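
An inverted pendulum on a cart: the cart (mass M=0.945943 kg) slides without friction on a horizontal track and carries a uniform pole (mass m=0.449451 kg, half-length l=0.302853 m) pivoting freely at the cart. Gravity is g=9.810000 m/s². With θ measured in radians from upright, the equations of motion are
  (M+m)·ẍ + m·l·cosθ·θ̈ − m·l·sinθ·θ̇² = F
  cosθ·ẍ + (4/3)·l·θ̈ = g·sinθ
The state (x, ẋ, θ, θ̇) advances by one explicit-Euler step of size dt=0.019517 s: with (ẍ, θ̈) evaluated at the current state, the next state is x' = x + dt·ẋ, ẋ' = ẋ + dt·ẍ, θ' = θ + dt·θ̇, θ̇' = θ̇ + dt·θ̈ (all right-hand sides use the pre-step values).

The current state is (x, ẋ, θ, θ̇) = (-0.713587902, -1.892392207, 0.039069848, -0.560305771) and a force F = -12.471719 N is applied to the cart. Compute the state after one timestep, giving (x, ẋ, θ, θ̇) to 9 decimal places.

(-0.750521721, -2.124628978, 0.028134360, 0.032897921)

sinθ=0.039059909, cosθ=0.999236871
temp = (F + m·l·θ̇²·sinθ)/(M+m) = (-12.471719 + 0.001669151)/1.395394 = -8.936579811
θ̈ = (g·sinθ − cosθ·temp)/(l·(4/3 − m·cos²θ/(M+m))) = 30.394204640
ẍ = temp − m·l·θ̈·cosθ/(M+m) = -11.899204336
Euler: x'=-0.713587902+0.019517·-1.892392207=-0.750521721, ẋ'=-1.892392207+0.019517·-11.899204336=-2.124628978
       θ'=0.039069848+0.019517·-0.560305771=0.028134360, θ̇'=-0.560305771+0.019517·30.394204640=0.032897921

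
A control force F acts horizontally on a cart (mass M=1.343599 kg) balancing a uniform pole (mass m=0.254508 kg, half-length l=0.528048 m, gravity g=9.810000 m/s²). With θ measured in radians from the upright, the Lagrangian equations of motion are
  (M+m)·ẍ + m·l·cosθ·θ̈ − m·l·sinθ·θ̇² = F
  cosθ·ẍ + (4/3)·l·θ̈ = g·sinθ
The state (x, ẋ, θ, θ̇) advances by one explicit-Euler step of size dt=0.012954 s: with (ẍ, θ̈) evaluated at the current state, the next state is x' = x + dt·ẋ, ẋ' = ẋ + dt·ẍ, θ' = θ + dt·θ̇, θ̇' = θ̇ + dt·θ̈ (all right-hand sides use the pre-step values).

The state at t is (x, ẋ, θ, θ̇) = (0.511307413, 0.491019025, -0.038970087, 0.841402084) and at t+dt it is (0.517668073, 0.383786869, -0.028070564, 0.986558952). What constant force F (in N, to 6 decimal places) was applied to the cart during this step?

F = -11.720493 N

ẍ = (ẋ'−ẋ)/dt = (0.383786869−0.491019025)/0.012954 = -8.277918
θ̈ = (θ̇'−θ̇)/dt = (0.986558952−0.841402084)/0.012954 = 11.205563
sinθ=-0.038960, cosθ=0.999241
F = (M+m)·ẍ + m·l·cosθ·θ̈ − m·l·sinθ·θ̇² = -13.228999 + 1.504800 − -0.003707 = -11.720493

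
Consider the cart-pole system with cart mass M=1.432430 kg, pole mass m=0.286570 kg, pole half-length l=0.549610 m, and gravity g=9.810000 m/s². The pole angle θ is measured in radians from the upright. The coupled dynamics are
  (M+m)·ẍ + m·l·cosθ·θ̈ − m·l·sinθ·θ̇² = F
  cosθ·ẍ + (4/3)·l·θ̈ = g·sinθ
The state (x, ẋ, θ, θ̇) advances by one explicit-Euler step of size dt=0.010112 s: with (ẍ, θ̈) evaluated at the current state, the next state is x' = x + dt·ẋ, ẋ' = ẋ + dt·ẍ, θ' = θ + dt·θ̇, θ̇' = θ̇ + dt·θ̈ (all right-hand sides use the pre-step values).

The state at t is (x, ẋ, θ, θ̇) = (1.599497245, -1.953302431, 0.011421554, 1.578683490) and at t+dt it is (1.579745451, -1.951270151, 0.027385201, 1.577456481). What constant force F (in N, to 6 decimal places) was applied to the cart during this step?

ẍ = (ẋ'−ẋ)/dt = (-1.951270151−-1.953302431)/0.010112 = 0.200977
θ̈ = (θ̇'−θ̇)/dt = (1.577456481−1.578683490)/0.010112 = -0.121342
sinθ=0.011421, cosθ=0.999935
F = (M+m)·ẍ + m·l·cosθ·θ̈ − m·l·sinθ·θ̇² = 0.345480 + -0.019110 − 0.004483 = 0.321886

F = 0.321886 N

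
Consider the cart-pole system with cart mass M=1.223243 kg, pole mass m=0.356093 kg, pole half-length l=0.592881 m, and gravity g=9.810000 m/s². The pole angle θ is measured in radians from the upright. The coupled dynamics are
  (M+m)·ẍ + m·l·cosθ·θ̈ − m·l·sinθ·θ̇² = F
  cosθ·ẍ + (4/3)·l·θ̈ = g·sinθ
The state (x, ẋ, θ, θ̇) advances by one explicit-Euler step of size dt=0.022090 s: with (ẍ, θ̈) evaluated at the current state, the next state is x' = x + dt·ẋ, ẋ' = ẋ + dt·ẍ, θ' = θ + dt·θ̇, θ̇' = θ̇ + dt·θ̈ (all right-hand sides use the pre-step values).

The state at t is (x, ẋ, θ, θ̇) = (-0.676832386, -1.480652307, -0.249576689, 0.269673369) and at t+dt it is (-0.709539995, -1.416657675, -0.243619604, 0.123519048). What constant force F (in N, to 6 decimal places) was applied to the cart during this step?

ẍ = (ẋ'−ẋ)/dt = (-1.416657675−-1.480652307)/0.022090 = 2.896996
θ̈ = (θ̇'−θ̇)/dt = (0.123519048−0.269673369)/0.022090 = -6.616311
sinθ=-0.246994, cosθ=0.969017
F = (M+m)·ẍ + m·l·cosθ·θ̈ − m·l·sinθ·θ̇² = 4.575329 + -1.353563 − -0.003792 = 3.225559

F = 3.225559 N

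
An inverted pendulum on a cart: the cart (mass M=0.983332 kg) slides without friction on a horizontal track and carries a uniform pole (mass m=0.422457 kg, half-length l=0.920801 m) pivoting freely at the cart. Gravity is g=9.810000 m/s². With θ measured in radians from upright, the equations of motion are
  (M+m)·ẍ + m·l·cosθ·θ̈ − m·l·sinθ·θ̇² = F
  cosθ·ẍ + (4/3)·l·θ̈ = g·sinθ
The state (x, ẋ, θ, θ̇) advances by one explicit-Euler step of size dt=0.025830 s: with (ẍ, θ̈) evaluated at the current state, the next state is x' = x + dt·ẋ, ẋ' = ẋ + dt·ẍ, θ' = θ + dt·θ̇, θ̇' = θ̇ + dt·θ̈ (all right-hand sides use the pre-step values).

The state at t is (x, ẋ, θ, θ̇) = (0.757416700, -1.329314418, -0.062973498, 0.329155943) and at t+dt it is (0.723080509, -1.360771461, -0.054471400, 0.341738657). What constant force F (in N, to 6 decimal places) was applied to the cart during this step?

ẍ = (ẋ'−ẋ)/dt = (-1.360771461−-1.329314418)/0.025830 = -1.217849
θ̈ = (θ̇'−θ̇)/dt = (0.341738657−0.329155943)/0.025830 = 0.487136
sinθ=-0.062932, cosθ=0.998018
F = (M+m)·ẍ + m·l·cosθ·θ̈ − m·l·sinθ·θ̇² = -1.712039 + 0.189120 − -0.002652 = -1.520267

F = -1.520267 N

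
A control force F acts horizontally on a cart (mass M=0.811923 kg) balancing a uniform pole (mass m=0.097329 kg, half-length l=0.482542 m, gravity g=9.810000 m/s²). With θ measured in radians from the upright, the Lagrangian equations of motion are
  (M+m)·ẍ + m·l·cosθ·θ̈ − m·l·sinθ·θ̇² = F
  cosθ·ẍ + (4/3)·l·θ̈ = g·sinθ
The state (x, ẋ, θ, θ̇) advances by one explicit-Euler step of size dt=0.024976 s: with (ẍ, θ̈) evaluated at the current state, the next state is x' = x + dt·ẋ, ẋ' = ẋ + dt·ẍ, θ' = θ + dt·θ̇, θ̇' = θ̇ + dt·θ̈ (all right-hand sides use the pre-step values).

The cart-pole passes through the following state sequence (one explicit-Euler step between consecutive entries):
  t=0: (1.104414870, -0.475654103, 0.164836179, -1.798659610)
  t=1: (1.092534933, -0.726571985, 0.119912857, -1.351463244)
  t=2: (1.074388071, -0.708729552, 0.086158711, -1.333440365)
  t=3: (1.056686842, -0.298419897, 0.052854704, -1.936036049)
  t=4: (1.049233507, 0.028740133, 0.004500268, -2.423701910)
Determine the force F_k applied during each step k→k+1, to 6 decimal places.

F_0 = -8.330087 N
F_1 = 0.672940 N
F_2 = 13.801220 N
F_3 = 10.985235 N

step 0→1:
  ẍ = (ẋ'−ẋ)/dt = (-0.726571985−-0.475654103)/0.024976 = -10.046360
  θ̈ = (θ̇'−θ̇)/dt = (-1.351463244−-1.798659610)/0.024976 = 17.905043
  sinθ=0.164091, cosθ=0.986445
  F = (M+m)·ẍ + m·l·cosθ·θ̈ − m·l·sinθ·θ̇² = -9.134673 + 0.829518 − 0.024932 = -8.330087
step 1→2:
  ẍ = (ẋ'−ẋ)/dt = (-0.708729552−-0.726571985)/0.024976 = 0.714383
  θ̈ = (θ̇'−θ̇)/dt = (-1.333440365−-1.351463244)/0.024976 = 0.721608
  sinθ=0.119626, cosθ=0.992819
  F = (M+m)·ẍ + m·l·cosθ·θ̈ − m·l·sinθ·θ̇² = 0.649554 + 0.033647 − 0.010261 = 0.672940
step 2→3:
  ẍ = (ẋ'−ẋ)/dt = (-0.298419897−-0.708729552)/0.024976 = 16.428157
  θ̈ = (θ̇'−θ̇)/dt = (-1.936036049−-1.333440365)/0.024976 = -24.126989
  sinθ=0.086052, cosθ=0.996291
  F = (M+m)·ẍ + m·l·cosθ·θ̈ − m·l·sinθ·θ̇² = 14.937335 + -1.128929 − 0.007186 = 13.801220
step 3→4:
  ẍ = (ẋ'−ẋ)/dt = (0.028740133−-0.298419897)/0.024976 = 13.098976
  θ̈ = (θ̇'−θ̇)/dt = (-2.423701910−-1.936036049)/0.024976 = -19.525379
  sinθ=0.052830, cosθ=0.998604
  F = (M+m)·ẍ + m·l·cosθ·θ̈ − m·l·sinθ·θ̇² = 11.910270 + -0.915735 − 0.009300 = 10.985235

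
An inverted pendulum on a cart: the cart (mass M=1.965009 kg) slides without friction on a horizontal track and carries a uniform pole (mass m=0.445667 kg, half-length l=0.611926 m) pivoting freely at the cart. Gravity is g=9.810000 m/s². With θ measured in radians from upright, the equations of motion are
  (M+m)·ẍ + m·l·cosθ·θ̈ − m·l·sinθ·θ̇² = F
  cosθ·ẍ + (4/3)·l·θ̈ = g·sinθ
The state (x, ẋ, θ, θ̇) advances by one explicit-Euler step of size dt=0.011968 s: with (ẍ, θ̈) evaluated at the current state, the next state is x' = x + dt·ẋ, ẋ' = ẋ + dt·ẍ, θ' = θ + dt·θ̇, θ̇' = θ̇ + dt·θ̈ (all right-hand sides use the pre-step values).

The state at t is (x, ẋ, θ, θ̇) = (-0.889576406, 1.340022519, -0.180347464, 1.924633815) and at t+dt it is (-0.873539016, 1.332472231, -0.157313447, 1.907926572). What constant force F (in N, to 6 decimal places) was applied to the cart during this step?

ẍ = (ẋ'−ẋ)/dt = (1.332472231−1.340022519)/0.011968 = -0.630873
θ̈ = (θ̇'−θ̇)/dt = (1.907926572−1.924633815)/0.011968 = -1.395993
sinθ=-0.179371, cosθ=0.983781
F = (M+m)·ẍ + m·l·cosθ·θ̈ − m·l·sinθ·θ̇² = -1.520830 + -0.374534 − -0.181200 = -1.714164

F = -1.714164 N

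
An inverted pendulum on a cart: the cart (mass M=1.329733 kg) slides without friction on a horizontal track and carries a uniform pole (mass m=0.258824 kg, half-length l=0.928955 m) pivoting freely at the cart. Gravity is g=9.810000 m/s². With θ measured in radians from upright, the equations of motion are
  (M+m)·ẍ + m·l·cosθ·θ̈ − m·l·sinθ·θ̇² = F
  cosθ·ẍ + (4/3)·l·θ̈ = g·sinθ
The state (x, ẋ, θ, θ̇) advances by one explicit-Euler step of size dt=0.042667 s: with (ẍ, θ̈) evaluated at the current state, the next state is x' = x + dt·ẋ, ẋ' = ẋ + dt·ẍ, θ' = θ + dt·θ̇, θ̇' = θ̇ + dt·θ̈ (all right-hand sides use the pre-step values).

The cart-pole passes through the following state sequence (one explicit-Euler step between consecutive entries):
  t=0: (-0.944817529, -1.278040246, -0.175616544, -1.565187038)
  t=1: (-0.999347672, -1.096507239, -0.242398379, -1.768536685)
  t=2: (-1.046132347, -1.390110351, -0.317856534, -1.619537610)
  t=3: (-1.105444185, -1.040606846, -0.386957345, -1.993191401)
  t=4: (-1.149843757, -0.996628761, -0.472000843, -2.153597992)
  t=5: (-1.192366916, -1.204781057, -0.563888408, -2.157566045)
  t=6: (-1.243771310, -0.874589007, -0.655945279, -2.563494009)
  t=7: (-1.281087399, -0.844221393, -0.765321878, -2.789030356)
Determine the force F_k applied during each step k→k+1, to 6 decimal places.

step 0→1:
  ẍ = (ẋ'−ẋ)/dt = (-1.096507239−-1.278040246)/0.042667 = 4.254647
  θ̈ = (θ̇'−θ̇)/dt = (-1.768536685−-1.565187038)/0.042667 = -4.765970
  sinθ=-0.174715, cosθ=0.984619
  F = (M+m)·ẍ + m·l·cosθ·θ̈ − m·l·sinθ·θ̇² = 6.758749 + -1.128285 − -0.102911 = 5.733375
step 1→2:
  ẍ = (ẋ'−ẋ)/dt = (-1.390110351−-1.096507239)/0.042667 = -6.881269
  θ̈ = (θ̇'−θ̇)/dt = (-1.619537610−-1.768536685)/0.042667 = 3.492139
  sinθ=-0.240032, cosθ=0.970765
  F = (M+m)·ẍ + m·l·cosθ·θ̈ − m·l·sinθ·θ̇² = -10.931288 + 0.815089 − -0.180508 = -9.935692
step 2→3:
  ẍ = (ẋ'−ẋ)/dt = (-1.040606846−-1.390110351)/0.042667 = 8.191424
  θ̈ = (θ̇'−θ̇)/dt = (-1.993191401−-1.619537610)/0.042667 = -8.757442
  sinθ=-0.312531, cosθ=0.949907
  F = (M+m)·ẍ + m·l·cosθ·θ̈ − m·l·sinθ·θ̇² = 13.012545 + -2.000128 − -0.197095 = 11.209511
step 3→4:
  ẍ = (ẋ'−ẋ)/dt = (-0.996628761−-1.040606846)/0.042667 = 1.030728
  θ̈ = (θ̇'−θ̇)/dt = (-2.153597992−-1.993191401)/0.042667 = -3.759500
  sinθ=-0.377372, cosθ=0.926062
  F = (M+m)·ẍ + m·l·cosθ·θ̈ − m·l·sinθ·θ̇² = 1.637371 + -0.837084 − -0.360469 = 1.160755
step 4→5:
  ẍ = (ẋ'−ẋ)/dt = (-1.204781057−-0.996628761)/0.042667 = -4.878531
  θ̈ = (θ̇'−θ̇)/dt = (-2.157566045−-2.153597992)/0.042667 = -0.093001
  sinθ=-0.454669, cosθ=0.890660
  F = (M+m)·ẍ + m·l·cosθ·θ̈ − m·l·sinθ·θ̇² = -7.749825 + -0.019916 − -0.507019 = -7.262722
step 5→6:
  ẍ = (ẋ'−ẋ)/dt = (-0.874589007−-1.204781057)/0.042667 = 7.738816
  θ̈ = (θ̇'−θ̇)/dt = (-2.563494009−-2.157566045)/0.042667 = -9.513862
  sinθ=-0.534477, cosθ=0.845183
  F = (M+m)·ẍ + m·l·cosθ·θ̈ − m·l·sinθ·θ̇² = 12.293550 + -1.933334 − -0.598213 = 10.958429
step 6→7:
  ẍ = (ẋ'−ẋ)/dt = (-0.844221393−-0.874589007)/0.042667 = 0.711735
  θ̈ = (θ̇'−θ̇)/dt = (-2.789030356−-2.563494009)/0.042667 = -5.285967
  sinθ=-0.609909, cosθ=0.792472
  F = (M+m)·ẍ + m·l·cosθ·θ̈ − m·l·sinθ·θ̇² = 1.130632 + -1.007181 − -0.963671 = 1.087122

F_0 = 5.733375 N
F_1 = -9.935692 N
F_2 = 11.209511 N
F_3 = 1.160755 N
F_4 = -7.262722 N
F_5 = 10.958429 N
F_6 = 1.087122 N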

* * *

• INSTRUCTIONS TO FOLLOW:
Every line above from the line with "t=2: (1.074388071, -0.708729552, 0.086158711, -1.333440365)" to the line with "of size dt=0.011968", both included, must be reproduced exactly, and no other line may appear.

• TASK ANSWER:
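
  t=2: (1.074388071, -0.708729552, 0.086158711, -1.333440365)
  t=3: (1.056686842, -0.298419897, 0.052854704, -1.936036049)
  t=4: (1.049233507, 0.028740133, 0.004500268, -2.423701910)
Determine the force F_k applied during each step k→k+1, to 6 decimal places.

F_0 = -8.330087 N
F_1 = 0.672940 N
F_2 = 13.801220 N
F_3 = 10.985235 N

step 0→1:
  ẍ = (ẋ'−ẋ)/dt = (-0.726571985−-0.475654103)/0.024976 = -10.046360
  θ̈ = (θ̇'−θ̇)/dt = (-1.351463244−-1.798659610)/0.024976 = 17.905043
  sinθ=0.164091, cosθ=0.986445
  F = (M+m)·ẍ + m·l·cosθ·θ̈ − m·l·sinθ·θ̇² = -9.134673 + 0.829518 − 0.024932 = -8.330087
step 1→2:
  ẍ = (ẋ'−ẋ)/dt = (-0.708729552−-0.726571985)/0.024976 = 0.714383
  θ̈ = (θ̇'−θ̇)/dt = (-1.333440365−-1.351463244)/0.024976 = 0.721608
  sinθ=0.119626, cosθ=0.992819
  F = (M+m)·ẍ + m·l·cosθ·θ̈ − m·l·sinθ·θ̇² = 0.649554 + 0.033647 − 0.010261 = 0.672940
step 2→3:
  ẍ = (ẋ'−ẋ)/dt = (-0.298419897−-0.708729552)/0.024976 = 16.428157
  θ̈ = (θ̇'−θ̇)/dt = (-1.936036049−-1.333440365)/0.024976 = -24.126989
  sinθ=0.086052, cosθ=0.996291
  F = (M+m)·ẍ + m·l·cosθ·θ̈ − m·l·sinθ·θ̇² = 14.937335 + -1.128929 − 0.007186 = 13.801220
step 3→4:
  ẍ = (ẋ'−ẋ)/dt = (0.028740133−-0.298419897)/0.024976 = 13.098976
  θ̈ = (θ̇'−θ̇)/dt = (-2.423701910−-1.936036049)/0.024976 = -19.525379
  sinθ=0.052830, cosθ=0.998604
  F = (M+m)·ẍ + m·l·cosθ·θ̈ − m·l·sinθ·θ̇² = 11.910270 + -0.915735 − 0.009300 = 10.985235

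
An inverted pendulum on a cart: the cart (mass M=1.965009 kg) slides without friction on a horizontal track and carries a uniform pole (mass m=0.445667 kg, half-length l=0.611926 m) pivoting freely at the cart. Gravity is g=9.810000 m/s². With θ measured in radians from upright, the equations of motion are
  (M+m)·ẍ + m·l·cosθ·θ̈ − m·l·sinθ·θ̇² = F
  cosθ·ẍ + (4/3)·l·θ̈ = g·sinθ
The state (x, ẋ, θ, θ̇) advances by one explicit-Euler step of size dt=0.011968 s: with (ẍ, θ̈) evaluated at the current state, the next state is x' = x + dt·ẋ, ẋ' = ẋ + dt·ẍ, θ' = θ + dt·θ̇, θ̇' = θ̇ + dt·θ̈ (all right-hand sides use the pre-step values).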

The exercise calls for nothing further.